Start of RECORD EXCERPTS
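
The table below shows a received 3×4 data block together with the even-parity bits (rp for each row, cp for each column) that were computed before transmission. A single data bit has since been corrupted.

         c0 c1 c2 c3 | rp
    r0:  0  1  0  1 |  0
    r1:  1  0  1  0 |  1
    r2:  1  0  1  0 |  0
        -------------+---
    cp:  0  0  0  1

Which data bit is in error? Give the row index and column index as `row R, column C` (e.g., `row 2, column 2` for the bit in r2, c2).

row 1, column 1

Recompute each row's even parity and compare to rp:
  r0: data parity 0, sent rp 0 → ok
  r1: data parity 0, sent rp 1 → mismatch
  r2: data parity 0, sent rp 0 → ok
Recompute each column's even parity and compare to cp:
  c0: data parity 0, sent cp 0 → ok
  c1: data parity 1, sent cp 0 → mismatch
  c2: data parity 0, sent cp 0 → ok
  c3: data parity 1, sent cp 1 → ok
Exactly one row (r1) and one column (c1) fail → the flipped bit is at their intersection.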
End of RECORD EXCERPTS
EXERCISE OBJECTIVE ::
Exactly as they stand above, retype all of the records.

THE COMPLETED TASK ::
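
The table below shows a received 3×4 data block together with the even-parity bits (rp for each row, cp for each column) that were computed before transmission. A single data bit has since been corrupted.

         c0 c1 c2 c3 | rp
    r0:  0  1  0  1 |  0
    r1:  1  0  1  0 |  1
    r2:  1  0  1  0 |  0
        -------------+---
    cp:  0  0  0  1

Which data bit is in error? Give the row index and column index as `row R, column C` (e.g., `row 2, column 2` for the bit in r2, c2).

row 1, column 1

Recompute each row's even parity and compare to rp:
  r0: data parity 0, sent rp 0 → ok
  r1: data parity 0, sent rp 1 → mismatch
  r2: data parity 0, sent rp 0 → ok
Recompute each column's even parity and compare to cp:
  c0: data parity 0, sent cp 0 → ok
  c1: data parity 1, sent cp 0 → mismatch
  c2: data parity 0, sent cp 0 → ok
  c3: data parity 1, sent cp 1 → ok
Exactly one row (r1) and one column (c1) fail → the flipped bit is at their intersection.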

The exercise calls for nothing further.